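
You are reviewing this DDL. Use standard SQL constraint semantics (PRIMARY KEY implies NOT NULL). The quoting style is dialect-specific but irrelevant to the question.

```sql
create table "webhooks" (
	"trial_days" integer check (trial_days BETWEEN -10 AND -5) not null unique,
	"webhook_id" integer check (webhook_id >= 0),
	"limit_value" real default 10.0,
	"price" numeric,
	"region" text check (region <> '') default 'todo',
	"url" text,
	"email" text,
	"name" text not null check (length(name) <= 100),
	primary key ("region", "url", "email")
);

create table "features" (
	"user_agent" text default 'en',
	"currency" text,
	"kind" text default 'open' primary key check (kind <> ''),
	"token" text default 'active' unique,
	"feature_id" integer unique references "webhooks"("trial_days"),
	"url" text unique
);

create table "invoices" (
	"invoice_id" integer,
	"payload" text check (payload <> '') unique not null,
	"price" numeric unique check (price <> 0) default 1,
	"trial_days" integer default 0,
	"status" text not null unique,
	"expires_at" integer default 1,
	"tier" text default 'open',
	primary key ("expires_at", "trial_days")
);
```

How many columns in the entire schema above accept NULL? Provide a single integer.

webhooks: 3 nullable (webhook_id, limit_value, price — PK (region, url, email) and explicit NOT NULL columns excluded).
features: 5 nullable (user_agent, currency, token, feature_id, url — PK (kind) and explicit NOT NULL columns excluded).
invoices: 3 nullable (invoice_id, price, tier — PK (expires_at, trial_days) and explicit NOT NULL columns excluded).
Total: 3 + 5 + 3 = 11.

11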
•••
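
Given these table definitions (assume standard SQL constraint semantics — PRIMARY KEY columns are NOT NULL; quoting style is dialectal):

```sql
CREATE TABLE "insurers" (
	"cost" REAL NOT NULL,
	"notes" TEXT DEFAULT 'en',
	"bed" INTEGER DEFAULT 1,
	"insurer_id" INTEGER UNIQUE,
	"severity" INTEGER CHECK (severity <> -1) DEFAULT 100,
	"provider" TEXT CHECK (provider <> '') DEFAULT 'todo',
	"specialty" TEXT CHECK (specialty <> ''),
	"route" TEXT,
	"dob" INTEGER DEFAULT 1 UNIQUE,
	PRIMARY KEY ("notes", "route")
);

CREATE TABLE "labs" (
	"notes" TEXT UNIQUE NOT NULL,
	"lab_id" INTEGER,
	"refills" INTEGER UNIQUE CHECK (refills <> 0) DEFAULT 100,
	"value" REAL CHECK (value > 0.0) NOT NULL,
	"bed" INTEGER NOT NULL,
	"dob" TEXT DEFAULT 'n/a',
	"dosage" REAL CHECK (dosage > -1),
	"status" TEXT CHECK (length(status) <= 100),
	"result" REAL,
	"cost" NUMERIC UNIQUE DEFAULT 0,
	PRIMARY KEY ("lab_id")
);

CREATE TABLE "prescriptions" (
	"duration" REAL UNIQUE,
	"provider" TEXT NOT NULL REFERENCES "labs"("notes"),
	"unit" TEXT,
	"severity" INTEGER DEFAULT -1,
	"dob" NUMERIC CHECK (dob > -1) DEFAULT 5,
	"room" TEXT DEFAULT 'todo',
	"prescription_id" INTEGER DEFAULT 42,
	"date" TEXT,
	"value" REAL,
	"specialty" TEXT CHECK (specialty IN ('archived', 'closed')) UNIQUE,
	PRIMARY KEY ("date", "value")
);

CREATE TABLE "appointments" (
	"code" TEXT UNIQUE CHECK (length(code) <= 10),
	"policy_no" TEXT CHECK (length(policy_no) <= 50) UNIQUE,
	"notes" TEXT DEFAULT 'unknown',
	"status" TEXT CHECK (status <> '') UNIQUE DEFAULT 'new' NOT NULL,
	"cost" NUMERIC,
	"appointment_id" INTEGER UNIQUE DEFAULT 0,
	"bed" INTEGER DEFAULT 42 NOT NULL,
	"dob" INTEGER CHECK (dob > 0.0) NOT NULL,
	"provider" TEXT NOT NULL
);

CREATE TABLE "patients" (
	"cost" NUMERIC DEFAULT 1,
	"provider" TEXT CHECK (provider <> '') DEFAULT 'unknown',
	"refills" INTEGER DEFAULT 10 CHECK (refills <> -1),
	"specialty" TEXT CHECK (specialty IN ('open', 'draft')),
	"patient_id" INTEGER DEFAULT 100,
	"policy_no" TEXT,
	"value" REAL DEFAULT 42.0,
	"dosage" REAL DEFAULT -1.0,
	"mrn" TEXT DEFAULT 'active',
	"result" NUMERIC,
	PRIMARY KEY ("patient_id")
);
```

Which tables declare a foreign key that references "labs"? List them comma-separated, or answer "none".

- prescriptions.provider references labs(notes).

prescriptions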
•••
ASSIGNMENT: Among the records, find every line holding the word "standard" and copy it.

OUTPUT BELOW:
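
You are reviewing this DDL. Use standard SQL constraint semantics (PRIMARY KEY implies NOT NULL). The quoting style is dialect-specific but irrelevant to the question.
Given these table definitions (assume standard SQL constraint semantics — PRIMARY KEY columns are NOT NULL; quoting style is dialectal):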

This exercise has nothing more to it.